Stored entries
_ _ _ _ _ _ _

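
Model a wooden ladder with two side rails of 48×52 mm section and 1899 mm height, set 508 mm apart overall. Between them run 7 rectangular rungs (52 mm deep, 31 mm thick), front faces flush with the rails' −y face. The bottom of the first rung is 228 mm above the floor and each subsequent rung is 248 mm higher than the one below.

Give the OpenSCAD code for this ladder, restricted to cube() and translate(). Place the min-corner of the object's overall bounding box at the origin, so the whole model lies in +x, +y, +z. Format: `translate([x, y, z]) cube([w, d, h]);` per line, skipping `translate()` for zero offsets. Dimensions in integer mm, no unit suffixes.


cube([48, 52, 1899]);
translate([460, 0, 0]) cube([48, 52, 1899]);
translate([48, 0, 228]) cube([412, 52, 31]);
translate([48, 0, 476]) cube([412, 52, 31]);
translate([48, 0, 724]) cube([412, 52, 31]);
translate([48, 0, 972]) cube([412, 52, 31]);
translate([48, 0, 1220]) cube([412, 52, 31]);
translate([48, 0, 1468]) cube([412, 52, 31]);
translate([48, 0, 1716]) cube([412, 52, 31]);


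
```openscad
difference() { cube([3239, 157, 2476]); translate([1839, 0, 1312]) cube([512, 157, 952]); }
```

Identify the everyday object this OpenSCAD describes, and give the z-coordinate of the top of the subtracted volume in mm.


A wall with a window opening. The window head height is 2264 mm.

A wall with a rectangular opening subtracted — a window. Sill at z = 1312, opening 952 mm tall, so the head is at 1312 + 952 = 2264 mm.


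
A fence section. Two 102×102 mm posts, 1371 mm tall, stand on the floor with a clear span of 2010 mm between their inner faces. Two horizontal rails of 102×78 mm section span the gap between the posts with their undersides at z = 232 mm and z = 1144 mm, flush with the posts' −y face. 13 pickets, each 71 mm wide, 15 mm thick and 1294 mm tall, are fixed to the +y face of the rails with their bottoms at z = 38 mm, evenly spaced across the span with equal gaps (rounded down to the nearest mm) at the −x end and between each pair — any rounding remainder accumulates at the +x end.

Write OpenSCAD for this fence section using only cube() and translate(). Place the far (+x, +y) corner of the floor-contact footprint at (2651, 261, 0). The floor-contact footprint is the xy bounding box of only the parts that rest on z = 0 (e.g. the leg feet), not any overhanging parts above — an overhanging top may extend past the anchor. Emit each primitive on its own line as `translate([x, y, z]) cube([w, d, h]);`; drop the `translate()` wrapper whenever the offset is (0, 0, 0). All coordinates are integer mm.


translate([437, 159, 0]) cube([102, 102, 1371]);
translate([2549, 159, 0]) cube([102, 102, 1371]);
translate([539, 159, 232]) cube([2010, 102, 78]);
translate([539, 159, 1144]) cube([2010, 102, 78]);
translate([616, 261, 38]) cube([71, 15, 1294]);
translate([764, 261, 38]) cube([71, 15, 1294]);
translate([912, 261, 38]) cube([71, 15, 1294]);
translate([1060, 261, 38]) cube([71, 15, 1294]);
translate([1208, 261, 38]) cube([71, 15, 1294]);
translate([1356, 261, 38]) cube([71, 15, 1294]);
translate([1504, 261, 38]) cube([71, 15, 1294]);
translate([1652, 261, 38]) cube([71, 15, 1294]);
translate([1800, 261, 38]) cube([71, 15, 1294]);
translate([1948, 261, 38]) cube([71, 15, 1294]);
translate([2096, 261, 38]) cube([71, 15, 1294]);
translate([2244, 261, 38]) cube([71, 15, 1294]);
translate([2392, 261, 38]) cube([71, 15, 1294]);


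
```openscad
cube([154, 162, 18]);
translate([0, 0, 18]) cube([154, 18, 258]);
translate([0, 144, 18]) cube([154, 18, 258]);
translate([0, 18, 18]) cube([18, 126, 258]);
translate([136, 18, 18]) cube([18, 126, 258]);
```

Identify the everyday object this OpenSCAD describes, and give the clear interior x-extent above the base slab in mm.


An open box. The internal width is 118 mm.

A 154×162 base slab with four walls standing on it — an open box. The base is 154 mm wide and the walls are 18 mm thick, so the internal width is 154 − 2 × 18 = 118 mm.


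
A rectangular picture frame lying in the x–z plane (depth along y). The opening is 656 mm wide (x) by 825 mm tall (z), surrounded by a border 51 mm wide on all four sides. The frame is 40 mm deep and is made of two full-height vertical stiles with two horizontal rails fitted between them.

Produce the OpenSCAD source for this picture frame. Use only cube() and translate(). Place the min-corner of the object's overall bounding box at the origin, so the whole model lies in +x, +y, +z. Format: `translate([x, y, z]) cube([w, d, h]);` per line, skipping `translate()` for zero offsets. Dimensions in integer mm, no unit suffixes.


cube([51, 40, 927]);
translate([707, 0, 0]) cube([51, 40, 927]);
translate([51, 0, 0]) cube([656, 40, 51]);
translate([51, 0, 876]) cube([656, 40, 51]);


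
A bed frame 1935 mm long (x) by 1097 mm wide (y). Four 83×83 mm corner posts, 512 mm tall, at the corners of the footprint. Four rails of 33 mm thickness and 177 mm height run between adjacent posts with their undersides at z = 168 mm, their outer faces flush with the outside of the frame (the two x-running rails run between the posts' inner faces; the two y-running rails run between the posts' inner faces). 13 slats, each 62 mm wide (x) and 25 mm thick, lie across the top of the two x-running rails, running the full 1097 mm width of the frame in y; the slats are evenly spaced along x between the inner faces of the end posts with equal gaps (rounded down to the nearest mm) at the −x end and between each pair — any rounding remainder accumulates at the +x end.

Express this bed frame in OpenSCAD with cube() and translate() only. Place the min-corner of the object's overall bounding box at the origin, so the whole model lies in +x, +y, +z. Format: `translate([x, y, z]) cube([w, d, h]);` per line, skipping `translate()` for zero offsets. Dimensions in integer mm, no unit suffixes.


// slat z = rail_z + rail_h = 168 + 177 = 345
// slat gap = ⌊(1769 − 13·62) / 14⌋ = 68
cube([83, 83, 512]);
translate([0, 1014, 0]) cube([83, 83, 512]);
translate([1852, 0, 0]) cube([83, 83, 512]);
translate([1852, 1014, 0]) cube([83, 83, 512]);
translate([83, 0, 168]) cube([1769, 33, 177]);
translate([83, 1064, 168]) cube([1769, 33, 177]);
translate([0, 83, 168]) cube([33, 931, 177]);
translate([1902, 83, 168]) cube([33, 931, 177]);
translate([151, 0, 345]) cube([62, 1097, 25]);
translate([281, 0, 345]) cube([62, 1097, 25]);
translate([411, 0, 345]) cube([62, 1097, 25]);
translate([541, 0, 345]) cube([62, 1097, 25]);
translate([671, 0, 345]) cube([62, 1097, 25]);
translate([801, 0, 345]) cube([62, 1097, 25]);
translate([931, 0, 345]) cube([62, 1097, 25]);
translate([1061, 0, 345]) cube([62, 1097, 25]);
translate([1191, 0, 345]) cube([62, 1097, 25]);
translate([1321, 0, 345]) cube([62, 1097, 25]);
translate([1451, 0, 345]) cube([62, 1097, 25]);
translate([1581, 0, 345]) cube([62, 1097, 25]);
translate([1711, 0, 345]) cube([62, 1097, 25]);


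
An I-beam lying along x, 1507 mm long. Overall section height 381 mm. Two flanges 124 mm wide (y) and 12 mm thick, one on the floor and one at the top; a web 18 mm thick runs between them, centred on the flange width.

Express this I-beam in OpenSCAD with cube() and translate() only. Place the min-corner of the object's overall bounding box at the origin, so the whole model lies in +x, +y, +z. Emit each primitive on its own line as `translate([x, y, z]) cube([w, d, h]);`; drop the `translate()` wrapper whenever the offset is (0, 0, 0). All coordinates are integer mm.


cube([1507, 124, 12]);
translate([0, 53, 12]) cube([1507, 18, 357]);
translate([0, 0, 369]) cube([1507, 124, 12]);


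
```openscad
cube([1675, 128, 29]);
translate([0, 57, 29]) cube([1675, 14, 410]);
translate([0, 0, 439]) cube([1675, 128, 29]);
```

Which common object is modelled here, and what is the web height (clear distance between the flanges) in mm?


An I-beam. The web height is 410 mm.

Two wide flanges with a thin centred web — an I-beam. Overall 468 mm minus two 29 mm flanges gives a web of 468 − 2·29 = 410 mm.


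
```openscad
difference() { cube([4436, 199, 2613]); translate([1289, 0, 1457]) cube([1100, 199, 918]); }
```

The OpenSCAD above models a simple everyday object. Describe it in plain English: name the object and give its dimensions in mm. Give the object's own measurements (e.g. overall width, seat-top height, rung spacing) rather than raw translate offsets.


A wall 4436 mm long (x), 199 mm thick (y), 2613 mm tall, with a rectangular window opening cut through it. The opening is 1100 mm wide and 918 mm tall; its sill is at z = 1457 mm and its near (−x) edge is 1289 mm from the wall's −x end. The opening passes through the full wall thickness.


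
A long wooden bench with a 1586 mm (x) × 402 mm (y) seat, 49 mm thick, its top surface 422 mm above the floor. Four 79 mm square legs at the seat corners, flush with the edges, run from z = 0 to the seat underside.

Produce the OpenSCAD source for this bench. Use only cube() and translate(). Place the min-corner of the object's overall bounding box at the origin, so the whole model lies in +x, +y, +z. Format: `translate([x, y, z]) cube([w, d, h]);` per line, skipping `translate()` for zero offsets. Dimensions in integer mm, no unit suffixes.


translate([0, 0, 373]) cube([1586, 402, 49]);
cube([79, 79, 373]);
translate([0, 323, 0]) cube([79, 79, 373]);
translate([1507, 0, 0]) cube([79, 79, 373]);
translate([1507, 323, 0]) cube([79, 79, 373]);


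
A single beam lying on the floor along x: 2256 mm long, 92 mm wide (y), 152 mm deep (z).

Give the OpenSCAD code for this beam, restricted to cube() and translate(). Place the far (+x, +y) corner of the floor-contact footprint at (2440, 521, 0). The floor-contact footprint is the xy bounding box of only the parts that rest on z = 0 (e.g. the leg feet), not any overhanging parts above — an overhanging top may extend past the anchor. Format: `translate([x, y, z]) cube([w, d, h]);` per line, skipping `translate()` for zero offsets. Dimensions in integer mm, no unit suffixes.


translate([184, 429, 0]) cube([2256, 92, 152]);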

_ _ _ _ _ _ _

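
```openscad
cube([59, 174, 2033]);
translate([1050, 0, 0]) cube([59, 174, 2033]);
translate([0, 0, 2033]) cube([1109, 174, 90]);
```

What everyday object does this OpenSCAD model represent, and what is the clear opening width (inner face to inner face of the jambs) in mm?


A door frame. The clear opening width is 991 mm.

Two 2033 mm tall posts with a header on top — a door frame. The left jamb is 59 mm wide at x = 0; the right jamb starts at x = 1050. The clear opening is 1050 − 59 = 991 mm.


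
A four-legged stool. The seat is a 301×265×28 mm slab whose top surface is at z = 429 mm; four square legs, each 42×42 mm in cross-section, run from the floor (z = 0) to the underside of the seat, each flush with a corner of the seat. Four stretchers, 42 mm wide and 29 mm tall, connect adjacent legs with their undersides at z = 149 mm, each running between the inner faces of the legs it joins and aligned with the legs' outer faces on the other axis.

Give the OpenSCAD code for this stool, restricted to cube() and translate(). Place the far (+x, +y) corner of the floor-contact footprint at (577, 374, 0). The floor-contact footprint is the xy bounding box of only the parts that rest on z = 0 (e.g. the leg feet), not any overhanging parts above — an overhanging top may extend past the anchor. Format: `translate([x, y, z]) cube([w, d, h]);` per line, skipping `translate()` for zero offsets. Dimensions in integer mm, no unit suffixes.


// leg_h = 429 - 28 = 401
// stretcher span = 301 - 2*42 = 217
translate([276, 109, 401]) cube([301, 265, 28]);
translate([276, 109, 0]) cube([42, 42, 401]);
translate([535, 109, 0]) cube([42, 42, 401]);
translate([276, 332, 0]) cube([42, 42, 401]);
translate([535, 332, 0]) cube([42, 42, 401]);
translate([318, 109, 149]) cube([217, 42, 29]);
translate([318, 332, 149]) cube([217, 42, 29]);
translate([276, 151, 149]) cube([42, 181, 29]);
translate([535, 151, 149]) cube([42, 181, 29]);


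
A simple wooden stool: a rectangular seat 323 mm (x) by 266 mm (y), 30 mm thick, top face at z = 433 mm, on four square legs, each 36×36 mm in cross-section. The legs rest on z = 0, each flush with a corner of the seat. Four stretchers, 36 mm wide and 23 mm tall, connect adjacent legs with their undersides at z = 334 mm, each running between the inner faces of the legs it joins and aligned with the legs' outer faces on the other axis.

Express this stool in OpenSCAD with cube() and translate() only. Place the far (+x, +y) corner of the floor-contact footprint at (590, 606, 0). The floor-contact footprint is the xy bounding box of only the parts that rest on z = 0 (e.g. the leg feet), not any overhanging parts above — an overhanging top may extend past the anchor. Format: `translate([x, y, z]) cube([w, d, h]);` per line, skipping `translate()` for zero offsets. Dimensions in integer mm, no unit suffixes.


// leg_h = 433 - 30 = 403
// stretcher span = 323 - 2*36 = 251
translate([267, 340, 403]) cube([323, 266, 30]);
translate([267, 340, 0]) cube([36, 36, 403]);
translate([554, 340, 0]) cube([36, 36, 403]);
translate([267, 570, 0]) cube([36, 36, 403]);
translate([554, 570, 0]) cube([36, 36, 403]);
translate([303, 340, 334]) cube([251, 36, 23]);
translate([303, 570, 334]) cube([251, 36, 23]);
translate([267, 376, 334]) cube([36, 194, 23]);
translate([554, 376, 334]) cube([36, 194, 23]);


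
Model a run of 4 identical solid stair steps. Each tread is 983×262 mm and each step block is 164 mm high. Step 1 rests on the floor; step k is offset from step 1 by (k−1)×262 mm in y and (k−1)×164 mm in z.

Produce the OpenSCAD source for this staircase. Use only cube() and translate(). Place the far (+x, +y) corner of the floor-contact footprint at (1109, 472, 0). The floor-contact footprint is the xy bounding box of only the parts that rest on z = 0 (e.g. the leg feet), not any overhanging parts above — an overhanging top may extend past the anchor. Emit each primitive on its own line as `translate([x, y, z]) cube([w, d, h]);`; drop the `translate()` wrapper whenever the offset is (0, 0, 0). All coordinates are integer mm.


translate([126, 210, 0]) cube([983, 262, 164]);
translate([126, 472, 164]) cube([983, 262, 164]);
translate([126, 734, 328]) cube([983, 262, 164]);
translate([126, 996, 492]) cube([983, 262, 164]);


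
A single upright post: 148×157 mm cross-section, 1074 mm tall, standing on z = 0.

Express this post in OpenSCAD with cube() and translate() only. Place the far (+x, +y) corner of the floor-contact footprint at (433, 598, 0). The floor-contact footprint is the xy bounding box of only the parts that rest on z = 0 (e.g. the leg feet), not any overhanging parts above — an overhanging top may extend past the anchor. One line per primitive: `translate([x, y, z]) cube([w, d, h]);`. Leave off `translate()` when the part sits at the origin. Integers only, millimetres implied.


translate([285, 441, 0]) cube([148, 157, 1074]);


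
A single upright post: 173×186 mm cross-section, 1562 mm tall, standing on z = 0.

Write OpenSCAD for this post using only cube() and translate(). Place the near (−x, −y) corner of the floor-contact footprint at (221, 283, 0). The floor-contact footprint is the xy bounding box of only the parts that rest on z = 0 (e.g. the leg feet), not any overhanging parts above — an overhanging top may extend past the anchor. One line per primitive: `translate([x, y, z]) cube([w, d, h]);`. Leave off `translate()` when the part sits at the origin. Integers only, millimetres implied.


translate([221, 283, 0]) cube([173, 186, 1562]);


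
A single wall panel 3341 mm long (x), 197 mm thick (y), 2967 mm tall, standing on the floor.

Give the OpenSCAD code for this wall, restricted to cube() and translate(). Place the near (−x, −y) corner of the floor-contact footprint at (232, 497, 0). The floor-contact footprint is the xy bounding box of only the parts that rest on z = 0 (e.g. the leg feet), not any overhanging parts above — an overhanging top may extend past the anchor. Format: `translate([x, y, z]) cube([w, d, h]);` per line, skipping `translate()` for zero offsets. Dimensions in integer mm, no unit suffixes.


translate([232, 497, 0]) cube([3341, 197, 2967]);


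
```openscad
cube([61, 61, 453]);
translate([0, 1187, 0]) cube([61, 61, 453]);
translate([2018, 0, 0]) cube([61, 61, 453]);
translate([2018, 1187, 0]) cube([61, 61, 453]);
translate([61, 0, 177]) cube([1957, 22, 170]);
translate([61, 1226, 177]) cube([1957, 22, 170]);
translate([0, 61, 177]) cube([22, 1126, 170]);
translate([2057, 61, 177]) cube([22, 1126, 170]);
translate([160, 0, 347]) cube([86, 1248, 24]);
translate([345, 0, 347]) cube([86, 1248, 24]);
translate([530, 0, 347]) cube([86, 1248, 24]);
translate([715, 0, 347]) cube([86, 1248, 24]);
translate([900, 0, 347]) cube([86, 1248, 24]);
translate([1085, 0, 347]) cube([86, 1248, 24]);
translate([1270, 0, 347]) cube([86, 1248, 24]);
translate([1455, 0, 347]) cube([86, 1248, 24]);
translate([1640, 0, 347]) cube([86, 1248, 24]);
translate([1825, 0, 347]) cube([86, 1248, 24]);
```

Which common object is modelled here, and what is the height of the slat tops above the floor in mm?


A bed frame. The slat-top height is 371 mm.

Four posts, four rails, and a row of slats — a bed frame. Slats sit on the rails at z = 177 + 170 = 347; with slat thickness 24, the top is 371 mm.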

_ _ _ _ _ _ _

### EXERCISE:
Lines above that contain the string "wooden" make up the answer.

### RESPONSE TO THE EXERCISE:
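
Model a wooden ladder with two side rails of 48×52 mm section and 1899 mm height, set 508 mm apart overall. Between them run 7 rectangular rungs (52 mm deep, 31 mm thick), front faces flush with the rails' −y face. The bottom of the first rung is 228 mm above the floor and each subsequent rung is 248 mm higher than the one below.
A long wooden bench with a 1586 mm (x) × 402 mm (y) seat, 49 mm thick, its top surface 422 mm above the floor. Four 79 mm square legs at the seat corners, flush with the edges, run from z = 0 to the seat underside.
A simple wooden stool: a rectangular seat 323 mm (x) by 266 mm (y), 30 mm thick, top face at z = 433 mm, on four square legs, each 36×36 mm in cross-section. The legs rest on z = 0, each flush with a corner of the seat. Four stretchers, 36 mm wide and 23 mm tall, connect adjacent legs with their undersides at z = 334 mm, each running between the inner faces of the legs it joins and aligned with the legs' outer faces on the other axis.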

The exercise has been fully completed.